Whenever a line in the entries includes the word "server", copy that line out.

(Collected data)
#####
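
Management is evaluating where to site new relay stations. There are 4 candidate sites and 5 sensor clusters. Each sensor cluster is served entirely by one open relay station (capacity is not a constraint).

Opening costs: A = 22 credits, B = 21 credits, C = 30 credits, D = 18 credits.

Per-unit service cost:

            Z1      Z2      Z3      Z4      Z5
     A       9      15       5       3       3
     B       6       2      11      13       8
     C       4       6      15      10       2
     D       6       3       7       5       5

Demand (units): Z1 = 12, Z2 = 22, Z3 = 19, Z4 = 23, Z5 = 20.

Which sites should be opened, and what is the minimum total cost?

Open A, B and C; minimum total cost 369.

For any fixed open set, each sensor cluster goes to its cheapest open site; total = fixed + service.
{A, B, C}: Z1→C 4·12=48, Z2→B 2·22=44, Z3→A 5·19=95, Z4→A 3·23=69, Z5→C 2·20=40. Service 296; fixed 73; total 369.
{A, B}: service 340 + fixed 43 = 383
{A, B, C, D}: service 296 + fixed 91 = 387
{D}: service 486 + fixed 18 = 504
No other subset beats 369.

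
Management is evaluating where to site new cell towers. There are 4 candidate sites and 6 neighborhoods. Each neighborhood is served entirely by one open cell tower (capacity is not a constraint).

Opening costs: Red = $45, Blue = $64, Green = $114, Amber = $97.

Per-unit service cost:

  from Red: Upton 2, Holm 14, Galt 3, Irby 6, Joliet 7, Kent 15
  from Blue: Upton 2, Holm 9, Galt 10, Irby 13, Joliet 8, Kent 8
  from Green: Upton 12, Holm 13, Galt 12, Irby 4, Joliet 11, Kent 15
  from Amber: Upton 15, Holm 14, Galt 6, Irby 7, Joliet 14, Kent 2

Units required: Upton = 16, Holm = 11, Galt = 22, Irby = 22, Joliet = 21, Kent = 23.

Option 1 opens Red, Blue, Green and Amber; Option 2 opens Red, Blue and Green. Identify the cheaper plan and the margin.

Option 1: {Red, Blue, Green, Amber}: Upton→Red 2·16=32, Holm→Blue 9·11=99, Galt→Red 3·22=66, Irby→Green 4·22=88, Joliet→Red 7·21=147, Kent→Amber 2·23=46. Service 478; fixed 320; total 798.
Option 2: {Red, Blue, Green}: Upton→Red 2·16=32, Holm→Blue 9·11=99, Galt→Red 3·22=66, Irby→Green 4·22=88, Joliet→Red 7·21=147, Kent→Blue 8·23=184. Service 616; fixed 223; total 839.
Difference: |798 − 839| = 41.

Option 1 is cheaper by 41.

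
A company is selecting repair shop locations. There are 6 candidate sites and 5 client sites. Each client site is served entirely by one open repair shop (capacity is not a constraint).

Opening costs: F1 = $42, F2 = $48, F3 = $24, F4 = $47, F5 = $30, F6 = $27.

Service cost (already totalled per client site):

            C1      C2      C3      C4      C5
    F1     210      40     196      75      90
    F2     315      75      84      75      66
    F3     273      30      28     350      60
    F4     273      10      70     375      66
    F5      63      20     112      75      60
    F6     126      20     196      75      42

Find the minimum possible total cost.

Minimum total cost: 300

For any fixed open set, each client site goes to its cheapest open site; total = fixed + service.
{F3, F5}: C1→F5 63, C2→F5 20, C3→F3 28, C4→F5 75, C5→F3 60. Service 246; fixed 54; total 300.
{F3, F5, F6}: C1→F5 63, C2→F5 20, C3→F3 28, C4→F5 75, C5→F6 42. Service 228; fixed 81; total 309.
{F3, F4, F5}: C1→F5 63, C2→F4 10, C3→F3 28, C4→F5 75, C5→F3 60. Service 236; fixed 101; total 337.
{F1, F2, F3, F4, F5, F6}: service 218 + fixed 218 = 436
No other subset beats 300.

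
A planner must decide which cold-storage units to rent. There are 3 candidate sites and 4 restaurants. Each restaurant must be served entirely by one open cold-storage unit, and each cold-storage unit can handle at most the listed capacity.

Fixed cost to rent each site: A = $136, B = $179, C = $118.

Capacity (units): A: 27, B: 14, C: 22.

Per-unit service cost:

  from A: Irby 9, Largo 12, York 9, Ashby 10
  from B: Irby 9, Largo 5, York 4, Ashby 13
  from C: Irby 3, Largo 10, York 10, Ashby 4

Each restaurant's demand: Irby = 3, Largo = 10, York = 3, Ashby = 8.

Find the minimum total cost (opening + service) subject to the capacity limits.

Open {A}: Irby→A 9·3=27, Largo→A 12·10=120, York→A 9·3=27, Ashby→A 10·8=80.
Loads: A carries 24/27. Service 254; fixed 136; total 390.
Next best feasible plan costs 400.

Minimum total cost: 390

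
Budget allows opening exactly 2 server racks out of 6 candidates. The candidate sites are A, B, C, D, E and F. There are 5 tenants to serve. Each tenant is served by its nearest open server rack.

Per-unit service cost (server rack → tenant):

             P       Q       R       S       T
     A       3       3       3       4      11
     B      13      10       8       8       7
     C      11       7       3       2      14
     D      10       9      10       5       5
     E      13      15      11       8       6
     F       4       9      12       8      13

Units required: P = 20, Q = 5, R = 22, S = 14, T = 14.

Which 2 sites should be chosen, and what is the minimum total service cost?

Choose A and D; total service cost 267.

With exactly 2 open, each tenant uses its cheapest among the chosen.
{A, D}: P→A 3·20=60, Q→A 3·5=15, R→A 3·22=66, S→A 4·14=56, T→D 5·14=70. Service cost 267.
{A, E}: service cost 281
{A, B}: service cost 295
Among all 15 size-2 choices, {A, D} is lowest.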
#####
:: TASK RESPONSE ::
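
Budget allows opening exactly 2 server racks out of 6 candidates. The candidate sites are A, B, C, D, E and F. There are 5 tenants to serve. Each tenant is served by its nearest open server rack.
Per-unit service cost (server rack → tenant):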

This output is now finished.